__Work required__. Your answer must be an exact copy of the records below.

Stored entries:
········

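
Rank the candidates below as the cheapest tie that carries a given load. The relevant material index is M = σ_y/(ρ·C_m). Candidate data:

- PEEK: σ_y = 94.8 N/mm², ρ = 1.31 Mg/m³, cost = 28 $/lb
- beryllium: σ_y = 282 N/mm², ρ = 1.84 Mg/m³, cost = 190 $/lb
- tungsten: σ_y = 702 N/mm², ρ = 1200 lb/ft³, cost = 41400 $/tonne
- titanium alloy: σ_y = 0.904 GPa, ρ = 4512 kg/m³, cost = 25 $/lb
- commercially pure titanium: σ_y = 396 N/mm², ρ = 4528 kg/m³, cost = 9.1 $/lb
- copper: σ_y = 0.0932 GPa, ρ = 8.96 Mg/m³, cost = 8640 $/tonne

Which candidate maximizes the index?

Convert each candidate to consistent units, then evaluate M:
  PEEK: σ_y = 94.80 MPa, ρ = 1310 kg/m³, cost = 61.73 $/kg
  beryllium: σ_y = 282.0 MPa, ρ = 1840 kg/m³, cost = 418.9 $/kg
  tungsten: σ_y = 702.0 MPa, ρ = 19220 kg/m³, cost = 41.40 $/kg
  titanium alloy: σ_y = 904.0 MPa, ρ = 4512 kg/m³, cost = 55.11 $/kg
  commercially pure titanium: σ_y = 396.0 MPa, ρ = 4528 kg/m³, cost = 20.06 $/kg
  copper: σ_y = 93.20 MPa, ρ = 8960 kg/m³, cost = 8.640 $/kg
  commercially pure titanium: M = 4.36 kN·m per $
  titanium alloy: M = 3.64 kN·m per $
  copper: M = 1.20 kN·m per $
  PEEK: M = 1.17 kN·m per $
  tungsten: M = 0.882 kN·m per $
  beryllium: M = 0.366 kN·m per $
The maximum is for commercially pure titanium.

commercially pure titanium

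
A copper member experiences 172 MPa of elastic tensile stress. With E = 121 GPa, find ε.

1.42×10⁻³

ε = σ/E = 172 / 121000 = 1.42×10⁻³.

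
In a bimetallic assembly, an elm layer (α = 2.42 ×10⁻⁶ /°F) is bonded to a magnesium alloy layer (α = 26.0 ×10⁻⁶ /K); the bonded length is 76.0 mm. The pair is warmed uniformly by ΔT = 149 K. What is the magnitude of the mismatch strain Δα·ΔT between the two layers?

3.22×10⁻³

elm: α = 2.42×10⁻⁶/°F × 9/5 = 4.36×10⁻⁶/K.
Δα = |4.36 − 26.0|×10⁻⁶/K = 21.6×10⁻⁶/K.
Mismatch strain = Δα·ΔT = 21.6×10⁻⁶ × 149.0 = 3.22×10⁻³.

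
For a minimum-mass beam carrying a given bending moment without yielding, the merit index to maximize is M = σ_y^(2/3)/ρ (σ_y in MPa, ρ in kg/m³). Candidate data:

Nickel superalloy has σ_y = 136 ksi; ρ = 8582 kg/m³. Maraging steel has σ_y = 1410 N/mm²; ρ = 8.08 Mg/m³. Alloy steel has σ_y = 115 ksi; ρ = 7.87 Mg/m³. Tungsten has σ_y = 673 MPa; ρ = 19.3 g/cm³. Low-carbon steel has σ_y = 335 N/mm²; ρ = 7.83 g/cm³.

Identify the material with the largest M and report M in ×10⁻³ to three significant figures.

Convert each candidate to consistent units, then evaluate M:
  nickel superalloy: σ_y = 937.7 MPa, ρ = 8582 kg/m³
  maraging steel: σ_y = 1410 MPa, ρ = 8080 kg/m³
  alloy steel: σ_y = 792.9 MPa, ρ = 7870 kg/m³
  tungsten: σ_y = 673.0 MPa, ρ = 19300 kg/m³
  low-carbon steel: σ_y = 335.0 MPa, ρ = 7830 kg/m³
  maraging steel: M = 15.6×10⁻³
  nickel superalloy: M = 11.2×10⁻³
  alloy steel: M = 10.9×10⁻³
  low-carbon steel: M = 6.16×10⁻³
  tungsten: M = 3.98×10⁻³
Maraging steel has the largest M.

maraging steel, M = 15.6×10⁻³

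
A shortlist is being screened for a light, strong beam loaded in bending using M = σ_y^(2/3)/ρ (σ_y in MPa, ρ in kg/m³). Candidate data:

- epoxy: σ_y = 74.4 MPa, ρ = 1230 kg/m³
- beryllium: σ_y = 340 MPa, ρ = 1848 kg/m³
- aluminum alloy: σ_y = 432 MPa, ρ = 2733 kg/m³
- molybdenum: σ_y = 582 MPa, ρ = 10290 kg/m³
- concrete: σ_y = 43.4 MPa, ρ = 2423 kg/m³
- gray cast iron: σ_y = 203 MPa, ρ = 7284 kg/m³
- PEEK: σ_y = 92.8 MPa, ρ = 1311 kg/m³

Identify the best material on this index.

beryllium

Evaluate M for each candidate:
  beryllium: M = 26.4×10⁻³
  aluminum alloy: M = 20.9×10⁻³
  PEEK: M = 15.6×10⁻³
  epoxy: M = 14.4×10⁻³
  molybdenum: M = 6.77×10⁻³
  concrete: M = 5.10×10⁻³
  gray cast iron: M = 4.74×10⁻³
Beryllium ranks first.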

········

__Final answer__.
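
Rank the candidates below as the cheapest tie that carries a given load. The relevant material index is M = σ_y/(ρ·C_m). Candidate data:

- PEEK: σ_y = 94.8 N/mm², ρ = 1.31 Mg/m³, cost = 28 $/lb
- beryllium: σ_y = 282 N/mm², ρ = 1.84 Mg/m³, cost = 190 $/lb
- tungsten: σ_y = 702 N/mm², ρ = 1200 lb/ft³, cost = 41400 $/tonne
- titanium alloy: σ_y = 0.904 GPa, ρ = 4512 kg/m³, cost = 25 $/lb
- commercially pure titanium: σ_y = 396 N/mm², ρ = 4528 kg/m³, cost = 9.1 $/lb
- copper: σ_y = 0.0932 GPa, ρ = 8.96 Mg/m³, cost = 8640 $/tonne

Which candidate maximizes the index?

Convert each candidate to consistent units, then evaluate M:
  PEEK: σ_y = 94.80 MPa, ρ = 1310 kg/m³, cost = 61.73 $/kg
  beryllium: σ_y = 282.0 MPa, ρ = 1840 kg/m³, cost = 418.9 $/kg
  tungsten: σ_y = 702.0 MPa, ρ = 19220 kg/m³, cost = 41.40 $/kg
  titanium alloy: σ_y = 904.0 MPa, ρ = 4512 kg/m³, cost = 55.11 $/kg
  commercially pure titanium: σ_y = 396.0 MPa, ρ = 4528 kg/m³, cost = 20.06 $/kg
  copper: σ_y = 93.20 MPa, ρ = 8960 kg/m³, cost = 8.640 $/kg
  commercially pure titanium: M = 4.36 kN·m per $
  titanium alloy: M = 3.64 kN·m per $
  copper: M = 1.20 kN·m per $
  PEEK: M = 1.17 kN·m per $
  tungsten: M = 0.882 kN·m per $
  beryllium: M = 0.366 kN·m per $
The maximum is for commercially pure titanium.

commercially pure titanium

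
A copper member experiences 172 MPa of elastic tensile stress. With E = 121 GPa, find ε.

1.42×10⁻³

ε = σ/E = 172 / 121000 = 1.42×10⁻³.

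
In a bimetallic assembly, an elm layer (α = 2.42 ×10⁻⁶ /°F) is bonded to a magnesium alloy layer (α = 26.0 ×10⁻⁶ /K); the bonded length is 76.0 mm. The pair is warmed uniformly by ΔT = 149 K. What is the magnitude of the mismatch strain Δα·ΔT between the two layers?

3.22×10⁻³

elm: α = 2.42×10⁻⁶/°F × 9/5 = 4.36×10⁻⁶/K.
Δα = |4.36 − 26.0|×10⁻⁶/K = 21.6×10⁻⁶/K.
Mismatch strain = Δα·ΔT = 21.6×10⁻⁶ × 149.0 = 3.22×10⁻³.

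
For a minimum-mass beam carrying a given bending moment without yielding, the merit index to maximize is M = σ_y^(2/3)/ρ (σ_y in MPa, ρ in kg/m³). Candidate data:

Nickel superalloy has σ_y = 136 ksi; ρ = 8582 kg/m³. Maraging steel has σ_y = 1410 N/mm²; ρ = 8.08 Mg/m³. Alloy steel has σ_y = 115 ksi; ρ = 7.87 Mg/m³. Tungsten has σ_y = 673 MPa; ρ = 19.3 g/cm³. Low-carbon steel has σ_y = 335 N/mm²; ρ = 7.83 g/cm³.

Identify the material with the largest M and report M in ×10⁻³ to three significant figures.

Convert each candidate to consistent units, then evaluate M:
  nickel superalloy: σ_y = 937.7 MPa, ρ = 8582 kg/m³
  maraging steel: σ_y = 1410 MPa, ρ = 8080 kg/m³
  alloy steel: σ_y = 792.9 MPa, ρ = 7870 kg/m³
  tungsten: σ_y = 673.0 MPa, ρ = 19300 kg/m³
  low-carbon steel: σ_y = 335.0 MPa, ρ = 7830 kg/m³
  maraging steel: M = 15.6×10⁻³
  nickel superalloy: M = 11.2×10⁻³
  alloy steel: M = 10.9×10⁻³
  low-carbon steel: M = 6.16×10⁻³
  tungsten: M = 3.98×10⁻³
Maraging steel has the largest M.

maraging steel, M = 15.6×10⁻³

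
A shortlist is being screened for a light, strong beam loaded in bending using M = σ_y^(2/3)/ρ (σ_y in MPa, ρ in kg/m³). Candidate data:

- epoxy: σ_y = 74.4 MPa, ρ = 1230 kg/m³
- beryllium: σ_y = 340 MPa, ρ = 1848 kg/m³
- aluminum alloy: σ_y = 432 MPa, ρ = 2733 kg/m³
- molybdenum: σ_y = 582 MPa, ρ = 10290 kg/m³
- concrete: σ_y = 43.4 MPa, ρ = 2423 kg/m³
- gray cast iron: σ_y = 203 MPa, ρ = 7284 kg/m³
- PEEK: σ_y = 92.8 MPa, ρ = 1311 kg/m³

Identify the best material on this index.

beryllium

Evaluate M for each candidate:
  beryllium: M = 26.4×10⁻³
  aluminum alloy: M = 20.9×10⁻³
  PEEK: M = 15.6×10⁻³
  epoxy: M = 14.4×10⁻³
  molybdenum: M = 6.77×10⁻³
  concrete: M = 5.10×10⁻³
  gray cast iron: M = 4.74×10⁻³
Beryllium ranks first.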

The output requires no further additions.